TASK INSTRUCTIONS
Throughout the records below, find each line holding "Life" and copy it.

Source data
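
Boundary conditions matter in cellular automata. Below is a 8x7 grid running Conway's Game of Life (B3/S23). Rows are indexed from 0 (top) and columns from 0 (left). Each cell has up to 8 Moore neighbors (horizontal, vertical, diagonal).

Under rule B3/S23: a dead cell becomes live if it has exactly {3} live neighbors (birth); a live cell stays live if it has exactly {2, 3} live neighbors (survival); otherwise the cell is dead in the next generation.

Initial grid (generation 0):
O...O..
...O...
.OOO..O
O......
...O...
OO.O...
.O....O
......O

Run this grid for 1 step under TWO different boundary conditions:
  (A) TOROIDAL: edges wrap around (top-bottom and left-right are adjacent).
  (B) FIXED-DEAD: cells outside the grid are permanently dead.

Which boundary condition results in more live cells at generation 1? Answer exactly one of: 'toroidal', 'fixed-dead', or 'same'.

Under TOROIDAL boundary, generation 1:
.......
OO.OO..
OOOO...
OO.O...
OOO....
OO.....
.OO...O
.....OO
Population = 21

Under FIXED-DEAD boundary, generation 1:
.......
.O.OO..
.OOO...
.O.O...
OOO....
OO.....
OOO....
.......
Population = 16

Comparison: toroidal=21, fixed-dead=16 -> toroidal

Answer: toroidal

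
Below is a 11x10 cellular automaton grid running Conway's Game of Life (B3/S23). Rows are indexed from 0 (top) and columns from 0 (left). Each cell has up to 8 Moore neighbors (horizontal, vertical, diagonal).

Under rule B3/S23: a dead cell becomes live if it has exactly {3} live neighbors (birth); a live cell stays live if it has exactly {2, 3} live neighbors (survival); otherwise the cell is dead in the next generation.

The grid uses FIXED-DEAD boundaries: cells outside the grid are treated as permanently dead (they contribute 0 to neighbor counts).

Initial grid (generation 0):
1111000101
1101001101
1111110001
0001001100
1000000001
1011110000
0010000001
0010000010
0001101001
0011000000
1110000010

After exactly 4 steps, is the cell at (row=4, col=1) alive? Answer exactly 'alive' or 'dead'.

Answer: alive

Derivation:
Simulating step by step:
Generation 0 (given above): 43 live cells
Generation 1: 32 live cells
1001001100
0000011101
1000010000
1001011010
0110011000
0011100000
0010100000
0010000011
0000100000
0000100000
0111000000
Generation 2: 23 live cells
0000010110
0000110110
0000000010
1010000100
0100001100
0000100000
0110100000
0000000000
0001000000
0010100000
0011000000
Generation 3: 28 live cells
0000110110
0000110001
0000001010
0100001110
0100001100
0111010000
0001000000
0011000000
0001000000
0010100000
0011000000
Generation 4: 28 live cells
0000111010
0000100001
0000001011
0000010010
1100010010
0101101000
0100000000
0011100000
0000100000
0010100000
0011000000

Cell (4,1) at generation 4: 1 -> alive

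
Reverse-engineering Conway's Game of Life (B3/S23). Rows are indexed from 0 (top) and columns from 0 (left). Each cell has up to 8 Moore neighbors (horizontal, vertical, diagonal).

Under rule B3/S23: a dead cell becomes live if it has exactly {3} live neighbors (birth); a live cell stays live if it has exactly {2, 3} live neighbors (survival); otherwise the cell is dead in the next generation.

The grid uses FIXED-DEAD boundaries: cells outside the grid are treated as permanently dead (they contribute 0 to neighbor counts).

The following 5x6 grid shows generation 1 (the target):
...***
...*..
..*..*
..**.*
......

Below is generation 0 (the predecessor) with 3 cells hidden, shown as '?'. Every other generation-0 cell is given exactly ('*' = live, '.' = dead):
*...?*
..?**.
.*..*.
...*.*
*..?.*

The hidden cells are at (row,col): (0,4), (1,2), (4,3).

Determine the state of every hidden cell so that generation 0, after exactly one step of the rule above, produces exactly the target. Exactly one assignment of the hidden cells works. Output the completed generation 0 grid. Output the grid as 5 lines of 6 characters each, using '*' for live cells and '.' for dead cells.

Hidden generation-0 cells (in order): (0,4), (1,2), (4,3).
A hidden cell only influences target cells in its own 3x3 neighborhood. Try each of the 2^3 = 8 assignments, step the completed generation 0 forward once under B3/S23, and compare with the target:
  (0,4)=. (1,2)=. (4,3)=. -> step gives (0,3)='.' but target has '*' -> reject
  (0,4)=. (1,2)=. (4,3)=* -> step gives (0,3)='.' but target has '*' -> reject
  (0,4)=. (1,2)=* (4,3)=. -> step gives (0,5)='.' but target has '*' -> reject
  (0,4)=. (1,2)=* (4,3)=* -> step gives (0,5)='.' but target has '*' -> reject
  (0,4)=* (1,2)=. (4,3)=. -> step gives (3,2)='.' but target has '*' -> reject
  (0,4)=* (1,2)=. (4,3)=* -> step reproduces the target at every cell -> ACCEPT
  (0,4)=* (1,2)=* (4,3)=. -> step gives (0,3)='.' but target has '*' -> reject
  (0,4)=* (1,2)=* (4,3)=* -> step gives (0,3)='.' but target has '*' -> reject
Unique solution: (0,4)=live, (1,2)=dead, (4,3)=live.
Check: live-neighbor counts of every cell in the completed generation 0:
011332
222344
103443
223252
012141
Applying B3/S23 to generation 0 with these counts gives:
...***
...*..
..*..*
..**.*
......
which matches the target exactly.

Answer: *...**
...**.
.*..*.
...*.*
*..*.*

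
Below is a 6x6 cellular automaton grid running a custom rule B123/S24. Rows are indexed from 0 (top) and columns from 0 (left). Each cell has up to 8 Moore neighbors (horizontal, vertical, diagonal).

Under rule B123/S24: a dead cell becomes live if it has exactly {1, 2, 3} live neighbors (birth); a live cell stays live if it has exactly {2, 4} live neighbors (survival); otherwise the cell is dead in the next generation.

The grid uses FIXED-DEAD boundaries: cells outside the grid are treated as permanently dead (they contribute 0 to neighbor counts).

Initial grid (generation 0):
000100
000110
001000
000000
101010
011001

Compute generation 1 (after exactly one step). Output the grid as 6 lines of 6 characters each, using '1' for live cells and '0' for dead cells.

Answer: 001111
011011
010111
111111
001101
101110

Derivation:
Simulating step by step:
Generation 0 (given above): 10 live cells
Generation 1: 25 live cells
(generation 1 grid is the final answer)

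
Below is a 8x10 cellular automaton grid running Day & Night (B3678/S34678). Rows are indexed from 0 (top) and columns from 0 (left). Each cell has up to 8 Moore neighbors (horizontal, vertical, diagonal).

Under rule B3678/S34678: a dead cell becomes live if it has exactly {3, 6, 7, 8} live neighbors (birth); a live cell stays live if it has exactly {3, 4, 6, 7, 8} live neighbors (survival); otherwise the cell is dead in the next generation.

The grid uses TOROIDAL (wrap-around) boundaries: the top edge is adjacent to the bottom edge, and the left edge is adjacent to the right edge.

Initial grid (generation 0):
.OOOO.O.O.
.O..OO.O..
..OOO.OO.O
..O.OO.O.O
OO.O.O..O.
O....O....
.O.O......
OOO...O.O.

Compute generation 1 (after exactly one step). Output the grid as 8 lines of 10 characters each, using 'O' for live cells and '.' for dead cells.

Answer: ...OO.O..O
OOOO...O..
OOO..O.O..
..OO.O.O.O
OOO..O....
O........O
.O.......O
O.O.OO...O

Derivation:
Simulating step by step:
Generation 0 (given above): 35 live cells
Generation 1: 32 live cells
(generation 1 grid is the final answer)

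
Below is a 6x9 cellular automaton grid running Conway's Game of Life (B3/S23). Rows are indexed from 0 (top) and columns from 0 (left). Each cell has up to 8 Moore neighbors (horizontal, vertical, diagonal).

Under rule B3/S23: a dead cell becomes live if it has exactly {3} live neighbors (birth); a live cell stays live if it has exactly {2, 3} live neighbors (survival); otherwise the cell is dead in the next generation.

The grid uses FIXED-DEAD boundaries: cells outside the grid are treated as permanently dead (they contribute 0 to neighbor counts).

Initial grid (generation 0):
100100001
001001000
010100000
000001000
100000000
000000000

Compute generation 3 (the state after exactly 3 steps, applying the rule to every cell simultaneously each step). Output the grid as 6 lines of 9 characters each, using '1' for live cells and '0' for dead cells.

Simulating step by step:
Generation 0 (given above): 9 live cells
Generation 1: 6 live cells
000000000
011110000
001010000
000000000
000000000
000000000
Generation 2: 8 live cells
001100000
011010000
011010000
000000000
000000000
000000000
Generation 3: 6 live cells
(generation 3 grid is the final answer)

Answer: 011100000
000010000
011000000
000000000
000000000
000000000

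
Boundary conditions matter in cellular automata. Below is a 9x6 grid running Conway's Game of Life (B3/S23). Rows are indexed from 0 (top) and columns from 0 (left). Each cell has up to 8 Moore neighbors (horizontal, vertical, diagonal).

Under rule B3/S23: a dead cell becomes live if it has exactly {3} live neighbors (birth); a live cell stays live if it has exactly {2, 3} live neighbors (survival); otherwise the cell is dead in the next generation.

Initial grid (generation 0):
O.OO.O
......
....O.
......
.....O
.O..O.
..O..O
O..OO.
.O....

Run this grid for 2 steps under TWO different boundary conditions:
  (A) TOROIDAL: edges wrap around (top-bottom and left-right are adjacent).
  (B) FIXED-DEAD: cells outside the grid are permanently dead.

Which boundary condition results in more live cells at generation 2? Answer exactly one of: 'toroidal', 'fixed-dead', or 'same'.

Under TOROIDAL boundary, generation 2:
OOOOOO
OOOOOO
....O.
......
.....O
....O.
......
...OO.
....O.
Population = 18

Under FIXED-DEAD boundary, generation 2:
......
......
......
......
......
....OO
.O...O
.O.OO.
..OO..
Population = 9

Comparison: toroidal=18, fixed-dead=9 -> toroidal

Answer: toroidal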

WRITTEN ANSWER
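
Boundary conditions matter in cellular automata. Below is a 8x7 grid running Conway's Game of Life (B3/S23). Rows are indexed from 0 (top) and columns from 0 (left). Each cell has up to 8 Moore neighbors (horizontal, vertical, diagonal).
Below is a 11x10 cellular automaton grid running Conway's Game of Life (B3/S23). Rows are indexed from 0 (top) and columns from 0 (left). Each cell has up to 8 Moore neighbors (horizontal, vertical, diagonal).
Reverse-engineering Conway's Game of Life (B3/S23). Rows are indexed from 0 (top) and columns from 0 (left). Each cell has up to 8 Moore neighbors (horizontal, vertical, diagonal).
Below is a 6x9 cellular automaton grid running Conway's Game of Life (B3/S23). Rows are indexed from 0 (top) and columns from 0 (left). Each cell has up to 8 Moore neighbors (horizontal, vertical, diagonal).
Boundary conditions matter in cellular automata. Below is a 9x6 grid running Conway's Game of Life (B3/S23). Rows are indexed from 0 (top) and columns from 0 (left). Each cell has up to 8 Moore neighbors (horizontal, vertical, diagonal).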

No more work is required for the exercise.